_INFORMATION SUPPLIED_:
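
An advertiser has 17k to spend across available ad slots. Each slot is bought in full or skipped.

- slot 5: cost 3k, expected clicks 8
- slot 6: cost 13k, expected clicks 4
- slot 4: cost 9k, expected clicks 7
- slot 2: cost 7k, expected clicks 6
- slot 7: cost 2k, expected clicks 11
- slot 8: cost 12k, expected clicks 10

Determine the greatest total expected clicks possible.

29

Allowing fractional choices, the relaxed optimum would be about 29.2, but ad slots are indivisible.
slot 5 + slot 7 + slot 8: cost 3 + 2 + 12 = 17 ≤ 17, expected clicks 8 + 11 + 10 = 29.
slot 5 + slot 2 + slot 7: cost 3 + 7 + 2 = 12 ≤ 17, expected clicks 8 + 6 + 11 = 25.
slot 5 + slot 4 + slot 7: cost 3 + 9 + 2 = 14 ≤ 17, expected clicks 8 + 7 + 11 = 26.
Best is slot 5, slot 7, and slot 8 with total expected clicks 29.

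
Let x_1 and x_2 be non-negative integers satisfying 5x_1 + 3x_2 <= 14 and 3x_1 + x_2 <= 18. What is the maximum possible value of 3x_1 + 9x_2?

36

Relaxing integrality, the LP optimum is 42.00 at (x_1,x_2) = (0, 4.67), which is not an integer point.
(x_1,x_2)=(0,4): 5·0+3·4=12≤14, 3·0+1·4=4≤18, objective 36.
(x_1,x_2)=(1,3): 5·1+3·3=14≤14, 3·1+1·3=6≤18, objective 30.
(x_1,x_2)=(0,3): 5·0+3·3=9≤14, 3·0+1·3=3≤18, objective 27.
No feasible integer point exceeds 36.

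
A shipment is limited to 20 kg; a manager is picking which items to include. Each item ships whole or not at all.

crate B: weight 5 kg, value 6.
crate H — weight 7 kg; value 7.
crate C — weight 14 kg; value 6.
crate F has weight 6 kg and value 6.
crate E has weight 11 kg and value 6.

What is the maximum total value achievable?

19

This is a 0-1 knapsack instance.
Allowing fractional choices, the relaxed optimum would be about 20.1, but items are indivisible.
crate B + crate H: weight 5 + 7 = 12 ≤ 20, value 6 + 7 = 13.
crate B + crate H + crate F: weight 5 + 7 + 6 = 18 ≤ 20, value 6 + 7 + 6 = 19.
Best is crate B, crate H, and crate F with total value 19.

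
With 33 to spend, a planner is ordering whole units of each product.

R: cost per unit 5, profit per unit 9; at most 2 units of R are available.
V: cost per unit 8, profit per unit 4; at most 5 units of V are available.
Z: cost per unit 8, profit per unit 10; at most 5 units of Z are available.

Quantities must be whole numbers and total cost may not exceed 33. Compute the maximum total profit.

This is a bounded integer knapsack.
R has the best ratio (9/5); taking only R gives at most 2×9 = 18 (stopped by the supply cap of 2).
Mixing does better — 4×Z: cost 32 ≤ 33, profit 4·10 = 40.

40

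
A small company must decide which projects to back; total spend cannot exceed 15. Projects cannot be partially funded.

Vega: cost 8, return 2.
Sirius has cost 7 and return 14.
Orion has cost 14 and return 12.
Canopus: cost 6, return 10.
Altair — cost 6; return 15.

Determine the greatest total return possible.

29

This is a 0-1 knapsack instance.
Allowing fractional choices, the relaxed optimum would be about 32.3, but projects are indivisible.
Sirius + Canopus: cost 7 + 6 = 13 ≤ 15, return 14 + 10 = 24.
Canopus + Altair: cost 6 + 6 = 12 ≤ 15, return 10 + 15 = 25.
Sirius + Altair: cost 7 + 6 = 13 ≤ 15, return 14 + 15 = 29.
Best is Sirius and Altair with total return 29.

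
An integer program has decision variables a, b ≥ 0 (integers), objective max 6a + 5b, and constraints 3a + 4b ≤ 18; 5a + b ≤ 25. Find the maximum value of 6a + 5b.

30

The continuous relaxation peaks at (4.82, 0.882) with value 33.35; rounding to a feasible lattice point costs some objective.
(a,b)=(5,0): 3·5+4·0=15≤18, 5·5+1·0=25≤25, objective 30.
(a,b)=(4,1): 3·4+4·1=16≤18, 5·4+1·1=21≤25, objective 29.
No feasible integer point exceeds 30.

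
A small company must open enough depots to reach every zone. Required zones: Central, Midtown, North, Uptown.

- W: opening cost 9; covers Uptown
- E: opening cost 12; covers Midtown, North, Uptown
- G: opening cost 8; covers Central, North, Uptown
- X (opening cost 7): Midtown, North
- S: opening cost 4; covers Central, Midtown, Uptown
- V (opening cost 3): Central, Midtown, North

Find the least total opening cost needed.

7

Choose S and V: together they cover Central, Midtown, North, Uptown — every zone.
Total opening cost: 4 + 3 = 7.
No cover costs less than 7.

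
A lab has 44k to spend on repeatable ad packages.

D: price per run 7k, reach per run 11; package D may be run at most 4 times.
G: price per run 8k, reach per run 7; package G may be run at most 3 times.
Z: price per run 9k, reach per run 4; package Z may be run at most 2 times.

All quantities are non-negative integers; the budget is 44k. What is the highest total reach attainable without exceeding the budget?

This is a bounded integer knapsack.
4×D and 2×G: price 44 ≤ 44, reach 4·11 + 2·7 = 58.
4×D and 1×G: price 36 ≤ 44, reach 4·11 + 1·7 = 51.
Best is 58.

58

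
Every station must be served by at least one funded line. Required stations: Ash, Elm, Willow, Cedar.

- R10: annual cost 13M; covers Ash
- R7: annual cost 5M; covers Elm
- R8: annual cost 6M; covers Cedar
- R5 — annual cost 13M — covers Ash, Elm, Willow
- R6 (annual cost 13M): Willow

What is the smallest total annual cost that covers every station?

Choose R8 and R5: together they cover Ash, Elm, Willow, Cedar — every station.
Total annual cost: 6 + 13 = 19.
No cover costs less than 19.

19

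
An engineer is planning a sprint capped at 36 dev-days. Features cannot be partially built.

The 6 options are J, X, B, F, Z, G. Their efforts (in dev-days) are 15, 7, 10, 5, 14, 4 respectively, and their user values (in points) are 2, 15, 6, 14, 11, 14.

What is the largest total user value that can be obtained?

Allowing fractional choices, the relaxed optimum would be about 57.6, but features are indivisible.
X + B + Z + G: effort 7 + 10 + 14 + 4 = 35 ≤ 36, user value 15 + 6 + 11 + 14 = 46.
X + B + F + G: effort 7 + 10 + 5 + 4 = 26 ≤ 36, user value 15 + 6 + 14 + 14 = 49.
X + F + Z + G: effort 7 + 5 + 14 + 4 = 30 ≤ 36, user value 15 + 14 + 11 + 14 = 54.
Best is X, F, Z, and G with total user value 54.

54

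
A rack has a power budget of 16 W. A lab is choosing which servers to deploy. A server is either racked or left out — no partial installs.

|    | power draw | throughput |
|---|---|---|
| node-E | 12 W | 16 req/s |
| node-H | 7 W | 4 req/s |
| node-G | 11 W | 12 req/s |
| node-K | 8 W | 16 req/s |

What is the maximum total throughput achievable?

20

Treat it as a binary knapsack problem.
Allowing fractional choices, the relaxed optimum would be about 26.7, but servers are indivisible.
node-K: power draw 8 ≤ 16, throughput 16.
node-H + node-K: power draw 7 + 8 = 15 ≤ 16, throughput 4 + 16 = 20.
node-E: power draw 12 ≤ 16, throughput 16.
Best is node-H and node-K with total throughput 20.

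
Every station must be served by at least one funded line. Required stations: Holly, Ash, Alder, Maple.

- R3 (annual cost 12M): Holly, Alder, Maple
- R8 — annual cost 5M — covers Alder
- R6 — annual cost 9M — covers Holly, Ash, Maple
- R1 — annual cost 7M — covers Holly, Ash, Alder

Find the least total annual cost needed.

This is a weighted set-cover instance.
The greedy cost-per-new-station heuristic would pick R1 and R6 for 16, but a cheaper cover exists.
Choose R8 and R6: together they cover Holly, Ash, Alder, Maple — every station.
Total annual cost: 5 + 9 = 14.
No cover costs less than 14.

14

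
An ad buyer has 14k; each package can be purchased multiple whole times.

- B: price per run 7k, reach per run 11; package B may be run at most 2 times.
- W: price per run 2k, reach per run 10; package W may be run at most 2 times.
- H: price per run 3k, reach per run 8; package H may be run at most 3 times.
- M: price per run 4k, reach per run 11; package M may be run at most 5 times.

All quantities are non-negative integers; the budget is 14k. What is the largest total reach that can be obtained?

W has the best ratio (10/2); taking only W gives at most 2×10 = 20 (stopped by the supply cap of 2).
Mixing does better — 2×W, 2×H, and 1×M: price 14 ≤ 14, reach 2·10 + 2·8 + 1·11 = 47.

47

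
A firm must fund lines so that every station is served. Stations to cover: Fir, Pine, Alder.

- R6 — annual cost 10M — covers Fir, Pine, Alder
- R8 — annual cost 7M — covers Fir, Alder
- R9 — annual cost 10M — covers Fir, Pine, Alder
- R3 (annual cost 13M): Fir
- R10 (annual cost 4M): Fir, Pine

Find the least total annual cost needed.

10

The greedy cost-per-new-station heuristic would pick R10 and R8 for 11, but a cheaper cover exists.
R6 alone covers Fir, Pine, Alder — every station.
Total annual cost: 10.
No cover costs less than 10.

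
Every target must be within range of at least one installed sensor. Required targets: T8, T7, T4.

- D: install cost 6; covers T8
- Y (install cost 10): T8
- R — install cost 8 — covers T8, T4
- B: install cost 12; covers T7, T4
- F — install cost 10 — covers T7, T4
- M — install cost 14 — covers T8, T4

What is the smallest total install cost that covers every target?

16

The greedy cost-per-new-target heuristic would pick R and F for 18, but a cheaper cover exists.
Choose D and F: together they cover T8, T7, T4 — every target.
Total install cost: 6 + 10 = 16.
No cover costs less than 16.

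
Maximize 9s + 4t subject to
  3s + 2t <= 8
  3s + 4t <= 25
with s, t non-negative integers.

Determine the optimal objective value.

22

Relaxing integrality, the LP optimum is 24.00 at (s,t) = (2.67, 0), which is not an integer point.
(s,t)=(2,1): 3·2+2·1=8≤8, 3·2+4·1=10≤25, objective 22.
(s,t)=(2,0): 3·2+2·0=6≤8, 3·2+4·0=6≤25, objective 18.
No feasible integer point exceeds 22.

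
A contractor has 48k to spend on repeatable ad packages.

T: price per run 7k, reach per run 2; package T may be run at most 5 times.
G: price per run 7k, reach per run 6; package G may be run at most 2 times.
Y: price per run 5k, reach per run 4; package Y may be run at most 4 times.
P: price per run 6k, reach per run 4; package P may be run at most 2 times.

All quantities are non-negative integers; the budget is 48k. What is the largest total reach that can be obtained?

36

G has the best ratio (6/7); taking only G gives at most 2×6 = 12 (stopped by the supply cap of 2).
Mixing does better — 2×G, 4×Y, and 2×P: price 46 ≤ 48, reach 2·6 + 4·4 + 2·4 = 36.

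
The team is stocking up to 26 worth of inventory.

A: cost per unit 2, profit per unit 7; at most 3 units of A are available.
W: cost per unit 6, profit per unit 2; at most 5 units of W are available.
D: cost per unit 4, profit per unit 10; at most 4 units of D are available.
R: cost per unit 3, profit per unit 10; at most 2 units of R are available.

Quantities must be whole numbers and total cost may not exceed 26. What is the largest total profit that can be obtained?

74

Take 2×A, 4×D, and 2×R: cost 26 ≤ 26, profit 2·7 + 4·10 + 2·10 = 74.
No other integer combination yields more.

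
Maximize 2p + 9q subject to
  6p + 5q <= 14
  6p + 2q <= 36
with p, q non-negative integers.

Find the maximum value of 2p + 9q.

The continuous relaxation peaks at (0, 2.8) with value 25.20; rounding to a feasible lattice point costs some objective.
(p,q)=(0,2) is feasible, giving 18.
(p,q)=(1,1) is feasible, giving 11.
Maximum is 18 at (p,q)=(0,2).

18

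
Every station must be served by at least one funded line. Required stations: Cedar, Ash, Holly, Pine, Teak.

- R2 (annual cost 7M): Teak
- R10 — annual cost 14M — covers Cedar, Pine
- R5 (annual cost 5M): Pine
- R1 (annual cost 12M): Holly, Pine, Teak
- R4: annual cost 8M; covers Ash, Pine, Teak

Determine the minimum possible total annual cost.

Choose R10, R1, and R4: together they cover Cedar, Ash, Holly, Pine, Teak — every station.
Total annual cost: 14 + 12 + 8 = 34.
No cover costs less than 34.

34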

==

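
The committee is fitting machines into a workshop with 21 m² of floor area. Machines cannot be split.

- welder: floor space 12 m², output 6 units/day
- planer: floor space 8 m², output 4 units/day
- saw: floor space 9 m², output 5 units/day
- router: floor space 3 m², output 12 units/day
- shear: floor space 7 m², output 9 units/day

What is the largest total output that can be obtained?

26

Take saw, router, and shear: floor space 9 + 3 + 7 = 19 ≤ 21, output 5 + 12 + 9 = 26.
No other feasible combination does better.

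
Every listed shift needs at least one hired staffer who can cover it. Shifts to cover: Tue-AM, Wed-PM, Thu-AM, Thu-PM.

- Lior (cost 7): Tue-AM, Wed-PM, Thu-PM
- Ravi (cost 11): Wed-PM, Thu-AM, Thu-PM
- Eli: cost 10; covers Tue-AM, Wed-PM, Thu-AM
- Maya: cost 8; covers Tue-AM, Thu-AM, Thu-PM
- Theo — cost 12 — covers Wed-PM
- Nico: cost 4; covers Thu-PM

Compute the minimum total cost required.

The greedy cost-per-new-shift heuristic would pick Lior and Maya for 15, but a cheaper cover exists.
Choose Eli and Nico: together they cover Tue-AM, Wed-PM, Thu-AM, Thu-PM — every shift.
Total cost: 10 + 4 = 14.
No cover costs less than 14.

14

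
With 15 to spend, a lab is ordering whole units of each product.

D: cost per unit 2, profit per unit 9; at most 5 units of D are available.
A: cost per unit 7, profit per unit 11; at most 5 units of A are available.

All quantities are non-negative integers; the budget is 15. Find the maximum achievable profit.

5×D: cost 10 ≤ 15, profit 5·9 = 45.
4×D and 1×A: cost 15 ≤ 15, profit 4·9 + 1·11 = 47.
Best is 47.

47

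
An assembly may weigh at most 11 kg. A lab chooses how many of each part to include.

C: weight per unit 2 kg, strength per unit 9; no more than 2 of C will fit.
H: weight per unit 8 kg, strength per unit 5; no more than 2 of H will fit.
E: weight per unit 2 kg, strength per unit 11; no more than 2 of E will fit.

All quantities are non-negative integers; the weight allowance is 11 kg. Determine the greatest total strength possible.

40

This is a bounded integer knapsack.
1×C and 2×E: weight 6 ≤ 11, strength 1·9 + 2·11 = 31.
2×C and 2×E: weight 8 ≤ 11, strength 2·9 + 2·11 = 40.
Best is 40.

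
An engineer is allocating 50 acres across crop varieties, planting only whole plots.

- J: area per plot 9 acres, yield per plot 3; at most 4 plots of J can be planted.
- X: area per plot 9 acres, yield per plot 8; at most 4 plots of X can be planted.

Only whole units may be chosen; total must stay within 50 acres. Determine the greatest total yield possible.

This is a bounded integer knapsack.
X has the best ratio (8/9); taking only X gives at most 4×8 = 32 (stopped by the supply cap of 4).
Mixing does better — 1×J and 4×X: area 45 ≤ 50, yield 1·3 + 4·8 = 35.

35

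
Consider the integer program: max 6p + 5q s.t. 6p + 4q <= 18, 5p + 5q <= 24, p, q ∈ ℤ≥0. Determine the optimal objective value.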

_ACTIVITY_:
Scan the data above line by line. Please say how many lines hold the word "partially", and give only that number.

_EXERCISE RESULT_:
2